### WORK TASK
Every single record below is to be reproduced exactly.

(DATA EXCERPTS begins)

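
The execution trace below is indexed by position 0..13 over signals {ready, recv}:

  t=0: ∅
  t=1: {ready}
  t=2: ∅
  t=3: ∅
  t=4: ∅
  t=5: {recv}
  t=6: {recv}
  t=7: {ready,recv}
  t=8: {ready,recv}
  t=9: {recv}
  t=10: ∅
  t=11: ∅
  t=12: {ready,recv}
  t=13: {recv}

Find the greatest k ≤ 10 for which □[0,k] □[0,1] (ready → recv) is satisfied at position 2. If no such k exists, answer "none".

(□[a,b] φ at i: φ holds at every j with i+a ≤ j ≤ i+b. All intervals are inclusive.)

□[0,1] (ready → recv) must hold from j=2 onward; find where it first fails.
  j=2: holds
  j=3: holds
  j=4: holds
  j=5: holds
  j=6: holds
  j=7: holds
  j=8: holds
  j=9: holds
  j=10: holds
  j=11: holds
  j=12: holds
Holds through j=12; largest k = 10.

10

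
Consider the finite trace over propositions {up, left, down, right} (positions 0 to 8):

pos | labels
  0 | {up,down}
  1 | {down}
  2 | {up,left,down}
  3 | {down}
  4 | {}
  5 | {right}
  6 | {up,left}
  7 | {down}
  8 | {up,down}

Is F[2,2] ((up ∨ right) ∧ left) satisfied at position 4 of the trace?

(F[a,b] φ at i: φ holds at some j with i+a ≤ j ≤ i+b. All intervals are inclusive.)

Holds

Check ((up ∨ right) ∧ left) at each j in [6,6]:
  j=6: true
Found at j=6 → formula holds.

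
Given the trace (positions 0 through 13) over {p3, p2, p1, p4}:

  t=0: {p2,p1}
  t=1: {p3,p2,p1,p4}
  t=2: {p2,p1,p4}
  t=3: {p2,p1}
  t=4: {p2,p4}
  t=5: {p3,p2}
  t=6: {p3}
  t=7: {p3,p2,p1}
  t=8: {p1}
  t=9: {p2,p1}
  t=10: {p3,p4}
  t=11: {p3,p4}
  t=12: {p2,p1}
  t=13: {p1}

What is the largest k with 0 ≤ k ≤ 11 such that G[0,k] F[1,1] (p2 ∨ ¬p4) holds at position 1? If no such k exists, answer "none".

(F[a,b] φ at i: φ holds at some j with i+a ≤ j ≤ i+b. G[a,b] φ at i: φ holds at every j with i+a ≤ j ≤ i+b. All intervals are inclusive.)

F[1,1] (p2 ∨ ¬p4) must hold from j=1 onward; find where it first fails.
  j=1: holds
  j=2: holds
  j=3: holds
  j=4: holds
  j=5: holds
  j=6: holds
  j=7: holds
  j=8: holds
  j=9: fails
Holds on [1,8], so largest k = 7.

7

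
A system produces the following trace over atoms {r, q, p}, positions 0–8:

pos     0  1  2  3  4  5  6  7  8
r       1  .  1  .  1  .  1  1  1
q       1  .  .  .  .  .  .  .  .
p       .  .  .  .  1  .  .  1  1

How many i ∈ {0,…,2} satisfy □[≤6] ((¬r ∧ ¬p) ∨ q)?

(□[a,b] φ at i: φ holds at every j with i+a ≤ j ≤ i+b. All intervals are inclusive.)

0

Evaluate at each i in [0,2]:
  i=0: ✗ (fails at j=2)
  i=1: ✗ (fails at j=2)
  i=2: ✗ (fails at j=2)
Positions where it holds: {} → 0.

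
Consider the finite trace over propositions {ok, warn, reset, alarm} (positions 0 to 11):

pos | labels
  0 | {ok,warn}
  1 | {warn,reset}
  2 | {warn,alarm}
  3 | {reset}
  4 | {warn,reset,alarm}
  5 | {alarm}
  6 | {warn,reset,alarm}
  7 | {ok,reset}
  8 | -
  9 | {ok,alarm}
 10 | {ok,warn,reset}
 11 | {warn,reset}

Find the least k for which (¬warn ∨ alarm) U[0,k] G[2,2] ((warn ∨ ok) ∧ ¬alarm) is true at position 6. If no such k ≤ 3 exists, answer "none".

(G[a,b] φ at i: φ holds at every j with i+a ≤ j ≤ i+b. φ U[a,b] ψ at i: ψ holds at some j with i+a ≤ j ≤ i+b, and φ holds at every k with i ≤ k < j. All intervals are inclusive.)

Need earliest j ≥ 6 with G[2,2] ((warn ∨ ok) ∧ ¬alarm), and (¬warn ∨ alarm) at every k in [6,j-1].
  j=6: rhs fails.
  j=7: rhs fails.
  j=8: rhs holds; lhs holds on [6,7]. k = 2.

2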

(DATA EXCERPTS ends)

### TASK RESPONSE
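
The execution trace below is indexed by position 0..13 over signals {ready, recv}:

  t=0: ∅
  t=1: {ready}
  t=2: ∅
  t=3: ∅
  t=4: ∅
  t=5: {recv}
  t=6: {recv}
  t=7: {ready,recv}
  t=8: {ready,recv}
  t=9: {recv}
  t=10: ∅
  t=11: ∅
  t=12: {ready,recv}
  t=13: {recv}

Find the greatest k ≤ 10 for which □[0,k] □[0,1] (ready → recv) is satisfied at position 2. If no such k exists, answer "none".

(□[a,b] φ at i: φ holds at every j with i+a ≤ j ≤ i+b. All intervals are inclusive.)

□[0,1] (ready → recv) must hold from j=2 onward; find where it first fails.
  j=2: holds
  j=3: holds
  j=4: holds
  j=5: holds
  j=6: holds
  j=7: holds
  j=8: holds
  j=9: holds
  j=10: holds
  j=11: holds
  j=12: holds
Holds through j=12; largest k = 10.

10

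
Consider the finite trace over propositions {up, left, down, right} (positions 0 to 8):

pos | labels
  0 | {up,down}
  1 | {down}
  2 | {up,left,down}
  3 | {down}
  4 | {}
  5 | {right}
  6 | {up,left}
  7 | {down}
  8 | {up,down}

Is F[2,2] ((up ∨ right) ∧ left) satisfied at position 4 of the trace?

(F[a,b] φ at i: φ holds at some j with i+a ≤ j ≤ i+b. All intervals are inclusive.)

Holds

Check ((up ∨ right) ∧ left) at each j in [6,6]:
  j=6: true
Found at j=6 → formula holds.

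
Given the trace (positions 0 through 13) over {p3, p2, p1, p4}:

  t=0: {p2,p1}
  t=1: {p3,p2,p1,p4}
  t=2: {p2,p1,p4}
  t=3: {p2,p1}
  t=4: {p2,p4}
  t=5: {p3,p2}
  t=6: {p3}
  t=7: {p3,p2,p1}
  t=8: {p1}
  t=9: {p2,p1}
  t=10: {p3,p4}
  t=11: {p3,p4}
  t=12: {p2,p1}
  t=13: {p1}

What is the largest k with 0 ≤ k ≤ 11 such that G[0,k] F[1,1] (p2 ∨ ¬p4) holds at position 1? If no such k exists, answer "none".

(F[a,b] φ at i: φ holds at some j with i+a ≤ j ≤ i+b. G[a,b] φ at i: φ holds at every j with i+a ≤ j ≤ i+b. All intervals are inclusive.)

F[1,1] (p2 ∨ ¬p4) must hold from j=1 onward; find where it first fails.
  j=1: holds
  j=2: holds
  j=3: holds
  j=4: holds
  j=5: holds
  j=6: holds
  j=7: holds
  j=8: holds
  j=9: fails
Holds on [1,8], so largest k = 7.

7

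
A system produces the following trace over atoms {r, q, p}, positions 0–8:

pos     0  1  2  3  4  5  6  7  8
r       1  .  1  .  1  .  1  1  1
q       1  .  .  .  .  .  .  .  .
p       .  .  .  .  1  .  .  1  1

How many i ∈ {0,…,2} satisfy □[≤6] ((¬r ∧ ¬p) ∨ q)?

(□[a,b] φ at i: φ holds at every j with i+a ≤ j ≤ i+b. All intervals are inclusive.)

0

Evaluate at each i in [0,2]:
  i=0: ✗ (fails at j=2)
  i=1: ✗ (fails at j=2)
  i=2: ✗ (fails at j=2)
Positions where it holds: {} → 0.

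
Consider the finite trace over propositions {ok, warn, reset, alarm} (positions 0 to 11):

pos | labels
  0 | {ok,warn}
  1 | {warn,reset}
  2 | {warn,alarm}
  3 | {reset}
  4 | {warn,reset,alarm}
  5 | {alarm}
  6 | {warn,reset,alarm}
  7 | {ok,reset}
  8 | -
  9 | {ok,alarm}
 10 | {ok,warn,reset}
 11 | {warn,reset}

Find the least k for which (¬warn ∨ alarm) U[0,k] G[2,2] ((warn ∨ ok) ∧ ¬alarm) is true at position 6. If no such k ≤ 3 exists, answer "none".

(G[a,b] φ at i: φ holds at every j with i+a ≤ j ≤ i+b. φ U[a,b] ψ at i: ψ holds at some j with i+a ≤ j ≤ i+b, and φ holds at every k with i ≤ k < j. All intervals are inclusive.)

Need earliest j ≥ 6 with G[2,2] ((warn ∨ ok) ∧ ¬alarm), and (¬warn ∨ alarm) at every k in [6,j-1].
  j=6: rhs fails.
  j=7: rhs fails.
  j=8: rhs holds; lhs holds on [6,7]. k = 2.

2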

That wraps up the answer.